» What to produce:
Return the records, each one exactly as written.

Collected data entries
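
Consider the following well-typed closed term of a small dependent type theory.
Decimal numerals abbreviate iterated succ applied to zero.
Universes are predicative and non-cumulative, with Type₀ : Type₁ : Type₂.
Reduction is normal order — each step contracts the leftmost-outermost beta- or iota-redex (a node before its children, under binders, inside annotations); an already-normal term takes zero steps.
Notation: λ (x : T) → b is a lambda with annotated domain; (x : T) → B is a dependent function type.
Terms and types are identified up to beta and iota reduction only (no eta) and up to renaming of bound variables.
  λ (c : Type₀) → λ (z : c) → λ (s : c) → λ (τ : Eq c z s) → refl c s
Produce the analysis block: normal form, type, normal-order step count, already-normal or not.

resulting normal form:
  λ (c : Type₀) → λ (z : c) → λ (s : c) → λ (τ : Eq c z s) → refl c s
type:
  (c : Type₀) → (z : c) → (s : c) → (τ : Eq c z s) → Eq c s s
steps to reach normal form (normal order): 0
started in normal form: yes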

» Solved exercise:
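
Consider the following well-typed closed term of a small dependent type theory.
Decimal numerals abbreviate iterated succ applied to zero.
Universes are predicative and non-cumulative, with Type₀ : Type₁ : Type₂.
Reduction is normal order — each step contracts the leftmost-outermost beta- or iota-redex (a node before its children, under binders, inside annotations); an already-normal term takes zero steps.
Notation: λ (x : T) → b is a lambda with annotated domain; (x : T) → B is a dependent function type.
Terms and types are identified up to beta and iota reduction only (no eta) and up to renaming of bound variables.
  λ (c : Type₀) → λ (z : c) → λ (s : c) → λ (τ : Eq c z s) → refl c s
Produce the analysis block: normal form, type, normal-order step count, already-normal or not.

resulting normal form:
  λ (c : Type₀) → λ (z : c) → λ (s : c) → λ (τ : Eq c z s) → refl c s
type:
  (c : Type₀) → (z : c) → (s : c) → (τ : Eq c z s) → Eq c s s
steps to reach normal form (normal order): 0
started in normal form: yes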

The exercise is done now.